The records that appear below are to be restated word for word.
[Opening RECORDS TO PROCESS section]
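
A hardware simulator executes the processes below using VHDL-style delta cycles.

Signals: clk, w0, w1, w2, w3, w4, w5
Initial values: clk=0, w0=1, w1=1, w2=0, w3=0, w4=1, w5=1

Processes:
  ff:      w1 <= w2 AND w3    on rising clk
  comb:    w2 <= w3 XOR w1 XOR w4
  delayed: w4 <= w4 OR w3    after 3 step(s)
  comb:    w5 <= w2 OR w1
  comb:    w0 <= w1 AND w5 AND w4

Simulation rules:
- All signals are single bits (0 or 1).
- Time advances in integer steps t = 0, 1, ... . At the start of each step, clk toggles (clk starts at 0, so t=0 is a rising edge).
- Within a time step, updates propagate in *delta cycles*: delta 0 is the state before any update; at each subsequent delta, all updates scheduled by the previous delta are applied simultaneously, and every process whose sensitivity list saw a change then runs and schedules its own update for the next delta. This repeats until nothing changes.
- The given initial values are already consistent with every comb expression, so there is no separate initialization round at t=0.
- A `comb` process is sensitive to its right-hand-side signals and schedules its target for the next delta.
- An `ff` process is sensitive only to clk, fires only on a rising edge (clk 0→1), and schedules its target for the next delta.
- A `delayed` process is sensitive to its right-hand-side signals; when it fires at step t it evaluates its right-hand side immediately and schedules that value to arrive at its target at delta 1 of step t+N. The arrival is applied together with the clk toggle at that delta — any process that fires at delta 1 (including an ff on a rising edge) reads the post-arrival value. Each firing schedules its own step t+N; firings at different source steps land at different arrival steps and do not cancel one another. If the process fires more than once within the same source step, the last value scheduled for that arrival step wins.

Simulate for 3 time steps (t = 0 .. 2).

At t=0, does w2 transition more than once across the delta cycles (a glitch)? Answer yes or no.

no

[bits: w1,w3,clk,w0,w2,w5,w4]
t=0: Δ0=1001011 Δ1=1011011 Δ2=0011011 Δ3=0010101 Δ4=0010111 | 4Δ
t=1: Δ0=0010111 Δ1=0000111 | 1Δ
t=2: Δ0=0000111 Δ1=0010111 | 1Δ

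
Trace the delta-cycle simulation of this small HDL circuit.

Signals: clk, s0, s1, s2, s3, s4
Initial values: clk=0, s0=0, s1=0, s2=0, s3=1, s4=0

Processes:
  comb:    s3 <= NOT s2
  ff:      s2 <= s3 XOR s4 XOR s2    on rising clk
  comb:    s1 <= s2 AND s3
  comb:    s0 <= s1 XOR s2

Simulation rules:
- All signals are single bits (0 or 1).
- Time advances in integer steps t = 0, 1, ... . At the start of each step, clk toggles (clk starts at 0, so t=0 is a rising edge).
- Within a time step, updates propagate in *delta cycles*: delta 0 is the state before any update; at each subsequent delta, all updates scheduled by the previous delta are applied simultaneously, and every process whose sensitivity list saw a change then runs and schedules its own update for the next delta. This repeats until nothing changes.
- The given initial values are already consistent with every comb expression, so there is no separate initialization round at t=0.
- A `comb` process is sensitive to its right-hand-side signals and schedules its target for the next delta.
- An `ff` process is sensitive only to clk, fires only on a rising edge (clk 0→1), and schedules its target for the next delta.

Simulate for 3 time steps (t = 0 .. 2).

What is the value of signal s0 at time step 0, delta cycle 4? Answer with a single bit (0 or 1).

0

[bits: s2,s3,s1,s0,clk,s4]
t=0: Δ0=010000 Δ1=010010 Δ2=110010 Δ3=101110 Δ4=100010 Δ5=100110 | 5Δ
t=1: Δ0=100110 Δ1=100100 | 1Δ
t=2: Δ0=100100 Δ1=100110 | 1Δ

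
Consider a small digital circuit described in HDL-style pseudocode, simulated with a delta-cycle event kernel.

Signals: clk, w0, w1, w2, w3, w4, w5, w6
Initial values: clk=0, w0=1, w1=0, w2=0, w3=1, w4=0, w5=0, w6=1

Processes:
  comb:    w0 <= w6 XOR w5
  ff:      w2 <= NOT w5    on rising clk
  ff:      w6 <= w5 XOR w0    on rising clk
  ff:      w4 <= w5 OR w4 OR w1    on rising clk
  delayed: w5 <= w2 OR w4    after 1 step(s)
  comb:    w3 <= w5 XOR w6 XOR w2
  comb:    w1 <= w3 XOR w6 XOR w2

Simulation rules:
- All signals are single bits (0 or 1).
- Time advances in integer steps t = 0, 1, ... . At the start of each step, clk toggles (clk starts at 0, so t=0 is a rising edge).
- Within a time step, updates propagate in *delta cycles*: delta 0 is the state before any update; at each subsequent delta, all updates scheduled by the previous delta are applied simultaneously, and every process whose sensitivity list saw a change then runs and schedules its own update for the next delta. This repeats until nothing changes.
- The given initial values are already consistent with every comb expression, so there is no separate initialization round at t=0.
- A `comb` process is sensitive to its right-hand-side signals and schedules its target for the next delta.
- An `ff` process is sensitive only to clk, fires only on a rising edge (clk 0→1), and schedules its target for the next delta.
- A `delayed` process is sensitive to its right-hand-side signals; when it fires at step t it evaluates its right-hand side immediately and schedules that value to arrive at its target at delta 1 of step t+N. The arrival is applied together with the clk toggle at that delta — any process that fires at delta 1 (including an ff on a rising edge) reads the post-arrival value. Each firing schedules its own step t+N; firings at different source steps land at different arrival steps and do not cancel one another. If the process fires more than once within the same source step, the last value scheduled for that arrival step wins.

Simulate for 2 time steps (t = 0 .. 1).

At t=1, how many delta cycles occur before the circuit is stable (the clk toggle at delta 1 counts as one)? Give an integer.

[bits: w4,w1,w0,w3,w6,w5,w2,clk]
t=0: Δ0=00111000 Δ1=00111001 Δ2=00111011 Δ3=01101011 Δ4=00101011 | 4Δ
t=1: Δ0=00101011 Δ1=00101110 Δ2=00011110 Δ3=01011110 | 3Δ

3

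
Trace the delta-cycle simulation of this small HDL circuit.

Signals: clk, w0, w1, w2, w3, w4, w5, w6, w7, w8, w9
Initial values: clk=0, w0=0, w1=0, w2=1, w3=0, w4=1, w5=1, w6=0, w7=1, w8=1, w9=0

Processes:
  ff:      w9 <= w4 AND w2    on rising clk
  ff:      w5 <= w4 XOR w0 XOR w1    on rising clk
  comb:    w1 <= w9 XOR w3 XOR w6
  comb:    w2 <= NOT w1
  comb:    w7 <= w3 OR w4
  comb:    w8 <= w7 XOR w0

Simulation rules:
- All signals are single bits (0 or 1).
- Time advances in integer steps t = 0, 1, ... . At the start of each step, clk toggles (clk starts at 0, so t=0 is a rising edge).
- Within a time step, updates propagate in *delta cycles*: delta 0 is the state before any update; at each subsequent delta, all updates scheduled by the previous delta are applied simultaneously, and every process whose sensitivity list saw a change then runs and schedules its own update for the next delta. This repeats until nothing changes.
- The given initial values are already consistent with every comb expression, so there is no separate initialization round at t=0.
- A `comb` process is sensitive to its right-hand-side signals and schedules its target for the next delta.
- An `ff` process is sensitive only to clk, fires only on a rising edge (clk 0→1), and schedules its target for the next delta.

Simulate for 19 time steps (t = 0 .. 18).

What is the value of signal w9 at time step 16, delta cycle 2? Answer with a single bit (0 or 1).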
[Closing RECORDS TO PROCESS section]
» RESULT OF THIS TASK:
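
A hardware simulator executes the processes below using VHDL-style delta cycles.

Signals: clk, w0, w1, w2, w3, w4, w5
Initial values: clk=0, w0=1, w1=1, w2=0, w3=0, w4=1, w5=1

Processes:
  ff:      w1 <= w2 AND w3    on rising clk
  comb:    w2 <= w3 XOR w1 XOR w4
  delayed: w4 <= w4 OR w3    after 3 step(s)
  comb:    w5 <= w2 OR w1
  comb:    w0 <= w1 AND w5 AND w4

Simulation rules:
- All signals are single bits (0 or 1).
- Time advances in integer steps t = 0, 1, ... . At the start of each step, clk toggles (clk starts at 0, so t=0 is a rising edge).
- Within a time step, updates propagate in *delta cycles*: delta 0 is the state before any update; at each subsequent delta, all updates scheduled by the previous delta are applied simultaneously, and every process whose sensitivity list saw a change then runs and schedules its own update for the next delta. This repeats until nothing changes.
- The given initial values are already consistent with every comb expression, so there is no separate initialization round at t=0.
- A `comb` process is sensitive to its right-hand-side signals and schedules its target for the next delta.
- An `ff` process is sensitive only to clk, fires only on a rising edge (clk 0→1), and schedules its target for the next delta.
- A `delayed` process is sensitive to its right-hand-side signals; when it fires at step t it evaluates its right-hand side immediately and schedules that value to arrive at its target at delta 1 of step t+N. The arrival is applied together with the clk toggle at that delta — any process that fires at delta 1 (including an ff on a rising edge) reads the post-arrival value. Each firing schedules its own step t+N; firings at different source steps land at different arrival steps and do not cancel one another. If the process fires more than once within the same source step, the last value scheduled for that arrival step wins.

Simulate for 3 time steps (t = 0 .. 2).

At t=0, does w2 transition more than once across the delta cycles (a glitch)? Answer yes or no.

no

[bits: w1,w3,clk,w0,w2,w5,w4]
t=0: Δ0=1001011 Δ1=1011011 Δ2=0011011 Δ3=0010101 Δ4=0010111 | 4Δ
t=1: Δ0=0010111 Δ1=0000111 | 1Δ
t=2: Δ0=0000111 Δ1=0010111 | 1Δ

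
Trace the delta-cycle simulation of this small HDL circuit.

Signals: clk, s0, s1, s2, s3, s4
Initial values: clk=0, s0=0, s1=0, s2=0, s3=1, s4=0

Processes:
  comb:    s3 <= NOT s2
  ff:      s2 <= s3 XOR s4 XOR s2    on rising clk
  comb:    s1 <= s2 AND s3
  comb:    s0 <= s1 XOR s2

Simulation rules:
- All signals are single bits (0 or 1).
- Time advances in integer steps t = 0, 1, ... . At the start of each step, clk toggles (clk starts at 0, so t=0 is a rising edge).
- Within a time step, updates propagate in *delta cycles*: delta 0 is the state before any update; at each subsequent delta, all updates scheduled by the previous delta are applied simultaneously, and every process whose sensitivity list saw a change then runs and schedules its own update for the next delta. This repeats until nothing changes.
- The given initial values are already consistent with every comb expression, so there is no separate initialization round at t=0.
- A `comb` process is sensitive to its right-hand-side signals and schedules its target for the next delta.
- An `ff` process is sensitive only to clk, fires only on a rising edge (clk 0→1), and schedules its target for the next delta.

Simulate for 3 time steps (t = 0 .. 2).

What is the value of signal s0 at time step 0, delta cycle 4? Answer with a single bit (0 or 1).

0

[bits: s2,s3,s1,s0,clk,s4]
t=0: Δ0=010000 Δ1=010010 Δ2=110010 Δ3=101110 Δ4=100010 Δ5=100110 | 5Δ
t=1: Δ0=100110 Δ1=100100 | 1Δ
t=2: Δ0=100100 Δ1=100110 | 1Δ

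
Consider a small digital circuit described in HDL-style pseudocode, simulated with a delta-cycle event kernel.

Signals: clk, w0, w1, w2, w3, w4, w5, w6
Initial values: clk=0, w0=1, w1=0, w2=0, w3=1, w4=0, w5=0, w6=1

Processes:
  comb:    w0 <= w6 XOR w5
  ff:      w2 <= NOT w5    on rising clk
  ff:      w6 <= w5 XOR w0    on rising clk
  ff:      w4 <= w5 OR w4 OR w1    on rising clk
  delayed: w5 <= w2 OR w4    after 1 step(s)
  comb:    w3 <= w5 XOR w6 XOR w2
  comb:    w1 <= w3 XOR w6 XOR w2

Simulation rules:
- All signals are single bits (0 or 1).
- Time advances in integer steps t = 0, 1, ... . At the start of each step, clk toggles (clk starts at 0, so t=0 is a rising edge).
- Within a time step, updates propagate in *delta cycles*: delta 0 is the state before any update; at each subsequent delta, all updates scheduled by the previous delta are applied simultaneously, and every process whose sensitivity list saw a change then runs and schedules its own update for the next delta. This repeats until nothing changes.
- The given initial values are already consistent with every comb expression, so there is no separate initialization round at t=0.
- A `comb` process is sensitive to its right-hand-side signals and schedules its target for the next delta.
- An `ff` process is sensitive only to clk, fires only on a rising edge (clk 0→1), and schedules its target for the next delta.
- A `delayed` process is sensitive to its right-hand-side signals; when it fires at step t it evaluates its right-hand side immediately and schedules that value to arrive at its target at delta 1 of step t+N. The arrival is applied together with the clk toggle at that delta — any process that fires at delta 1 (including an ff on a rising edge) reads the post-arrival value. Each firing schedules its own step t+N; firings at different source steps land at different arrival steps and do not cancel one another. If the process fires more than once within the same source step, the last value scheduled for that arrival step wins.

Simulate for 2 time steps (t = 0 .. 1).

At t=1, how many delta cycles occur before the circuit is stable (the clk toggle at delta 1 counts as one)? Give an integer.

[bits: w4,w1,w0,w3,w6,w5,w2,clk]
t=0: Δ0=00111000 Δ1=00111001 Δ2=00111011 Δ3=01101011 Δ4=00101011 | 4Δ
t=1: Δ0=00101011 Δ1=00101110 Δ2=00011110 Δ3=01011110 | 3Δ

3

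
Trace the delta-cycle simulation of this small HDL circuit.

Signals: clk, w0, w1, w2, w3, w4, w5, w6, w7, w8, w9
Initial values: clk=0, w0=0, w1=0, w2=1, w3=0, w4=1, w5=1, w6=0, w7=1, w8=1, w9=0

Processes:
  ff:      w9 <= w4 AND w2    on rising clk
  ff:      w5 <= w4 XOR w0 XOR w1    on rising clk
  comb:    w1 <= w9 XOR w3 XOR w6
  comb:    w2 <= NOT w1
  comb:    w7 <= w3 OR w4
  comb:    w8 <= w7 XOR w0

Simulation rules:
- All signals are single bits (0 or 1).
- Time advances in integer steps t = 0, 1, ... . At the start of each step, clk toggles (clk starts at 0, so t=0 is a rising edge).
- Within a time step, updates propagate in *delta cycles*: delta 0 is the state before any update; at each subsequent delta, all updates scheduled by the previous delta are applied simultaneously, and every process whose sensitivity list saw a change then runs and schedules its own update for the next delta. This repeats until nothing changes.
- The given initial values are already consistent with every comb expression, so there is no separate initialization round at t=0.
- A `comb` process is sensitive to its right-hand-side signals and schedules its target for the next delta.
- An `ff` process is sensitive only to clk, fires only on a rising edge (clk 0→1), and schedules its target for the next delta.

Simulate for 19 time steps (t = 0 .. 18).

What is the value of signal w9 at time step 16, delta cycle 2? Answer with a single bit (0 or 1).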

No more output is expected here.